__EXERCISE__:
The lines to copy are those holding the string "encounter" in the entries below.

Stored items
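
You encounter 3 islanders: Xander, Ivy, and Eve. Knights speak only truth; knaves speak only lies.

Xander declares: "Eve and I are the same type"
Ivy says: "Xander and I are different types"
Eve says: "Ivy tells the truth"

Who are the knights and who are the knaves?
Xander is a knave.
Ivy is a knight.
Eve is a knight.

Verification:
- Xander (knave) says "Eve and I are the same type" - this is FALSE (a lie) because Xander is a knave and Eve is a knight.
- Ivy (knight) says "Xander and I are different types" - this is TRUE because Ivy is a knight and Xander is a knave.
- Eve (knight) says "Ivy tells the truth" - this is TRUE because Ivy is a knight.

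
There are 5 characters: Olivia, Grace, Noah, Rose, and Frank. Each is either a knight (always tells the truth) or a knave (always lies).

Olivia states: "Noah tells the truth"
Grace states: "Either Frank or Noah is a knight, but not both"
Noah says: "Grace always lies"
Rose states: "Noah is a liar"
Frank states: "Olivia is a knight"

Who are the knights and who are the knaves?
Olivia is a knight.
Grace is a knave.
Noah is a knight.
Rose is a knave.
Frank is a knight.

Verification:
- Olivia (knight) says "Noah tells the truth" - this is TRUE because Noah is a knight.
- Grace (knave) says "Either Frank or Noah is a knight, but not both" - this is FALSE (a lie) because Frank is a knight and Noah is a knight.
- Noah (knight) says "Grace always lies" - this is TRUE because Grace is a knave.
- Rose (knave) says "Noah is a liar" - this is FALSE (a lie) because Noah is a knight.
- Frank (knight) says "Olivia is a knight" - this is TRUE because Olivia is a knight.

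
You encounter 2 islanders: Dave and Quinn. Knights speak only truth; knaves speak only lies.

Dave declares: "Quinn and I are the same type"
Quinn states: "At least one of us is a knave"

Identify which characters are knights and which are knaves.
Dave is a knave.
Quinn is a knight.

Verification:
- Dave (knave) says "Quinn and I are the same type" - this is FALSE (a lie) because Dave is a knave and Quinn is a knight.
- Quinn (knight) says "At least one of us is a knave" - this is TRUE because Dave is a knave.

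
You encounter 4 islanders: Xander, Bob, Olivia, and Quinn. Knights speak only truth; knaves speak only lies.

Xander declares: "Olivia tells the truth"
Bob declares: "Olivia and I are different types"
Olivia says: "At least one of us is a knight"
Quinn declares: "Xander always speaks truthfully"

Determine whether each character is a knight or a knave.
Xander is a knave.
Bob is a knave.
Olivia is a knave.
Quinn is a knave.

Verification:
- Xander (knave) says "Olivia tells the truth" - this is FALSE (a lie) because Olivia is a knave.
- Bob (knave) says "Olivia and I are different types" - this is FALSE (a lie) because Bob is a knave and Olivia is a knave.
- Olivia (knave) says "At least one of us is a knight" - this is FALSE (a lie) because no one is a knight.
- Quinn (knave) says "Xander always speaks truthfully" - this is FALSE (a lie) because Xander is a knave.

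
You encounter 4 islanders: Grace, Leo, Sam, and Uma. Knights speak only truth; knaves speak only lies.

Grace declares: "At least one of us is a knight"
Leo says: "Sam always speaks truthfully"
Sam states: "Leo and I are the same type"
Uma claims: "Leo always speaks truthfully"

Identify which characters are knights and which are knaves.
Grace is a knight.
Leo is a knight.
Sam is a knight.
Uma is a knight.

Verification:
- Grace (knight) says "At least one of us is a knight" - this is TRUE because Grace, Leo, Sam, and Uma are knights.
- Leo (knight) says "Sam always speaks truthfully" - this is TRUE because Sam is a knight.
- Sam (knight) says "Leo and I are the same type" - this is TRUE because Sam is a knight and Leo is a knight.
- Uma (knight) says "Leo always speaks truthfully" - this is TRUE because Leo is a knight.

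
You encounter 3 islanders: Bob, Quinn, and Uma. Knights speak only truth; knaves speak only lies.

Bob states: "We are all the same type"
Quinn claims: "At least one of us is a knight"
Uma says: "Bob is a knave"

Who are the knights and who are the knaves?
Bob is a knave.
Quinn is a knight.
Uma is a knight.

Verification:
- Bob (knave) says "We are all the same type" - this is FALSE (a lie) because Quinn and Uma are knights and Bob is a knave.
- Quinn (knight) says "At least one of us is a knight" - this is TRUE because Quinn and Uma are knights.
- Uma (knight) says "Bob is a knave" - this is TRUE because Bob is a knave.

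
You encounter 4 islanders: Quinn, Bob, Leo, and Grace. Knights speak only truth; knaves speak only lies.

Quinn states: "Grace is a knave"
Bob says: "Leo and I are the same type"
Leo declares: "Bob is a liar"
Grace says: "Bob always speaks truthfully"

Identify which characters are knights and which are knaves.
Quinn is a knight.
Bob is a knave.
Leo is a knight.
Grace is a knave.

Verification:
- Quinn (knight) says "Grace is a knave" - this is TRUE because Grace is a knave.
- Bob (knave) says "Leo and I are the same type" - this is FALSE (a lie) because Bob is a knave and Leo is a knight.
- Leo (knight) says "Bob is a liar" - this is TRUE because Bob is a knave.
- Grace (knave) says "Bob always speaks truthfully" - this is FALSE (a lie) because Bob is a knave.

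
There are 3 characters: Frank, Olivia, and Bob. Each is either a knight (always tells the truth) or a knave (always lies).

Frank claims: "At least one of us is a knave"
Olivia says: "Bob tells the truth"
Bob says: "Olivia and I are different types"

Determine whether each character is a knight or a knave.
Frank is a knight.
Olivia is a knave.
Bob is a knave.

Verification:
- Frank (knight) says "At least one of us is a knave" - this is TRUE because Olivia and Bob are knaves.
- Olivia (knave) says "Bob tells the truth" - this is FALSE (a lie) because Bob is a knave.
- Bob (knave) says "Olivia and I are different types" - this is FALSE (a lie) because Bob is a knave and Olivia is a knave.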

__EXERCISE RESPONSE__:
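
You encounter 3 islanders: Xander, Ivy, and Eve. Knights speak only truth; knaves speak only lies.
You encounter 2 islanders: Dave and Quinn. Knights speak only truth; knaves speak only lies.
You encounter 4 islanders: Xander, Bob, Olivia, and Quinn. Knights speak only truth; knaves speak only lies.
You encounter 4 islanders: Grace, Leo, Sam, and Uma. Knights speak only truth; knaves speak only lies.
You encounter 3 islanders: Bob, Quinn, and Uma. Knights speak only truth; knaves speak only lies.
You encounter 4 islanders: Quinn, Bob, Leo, and Grace. Knights speak only truth; knaves speak only lies.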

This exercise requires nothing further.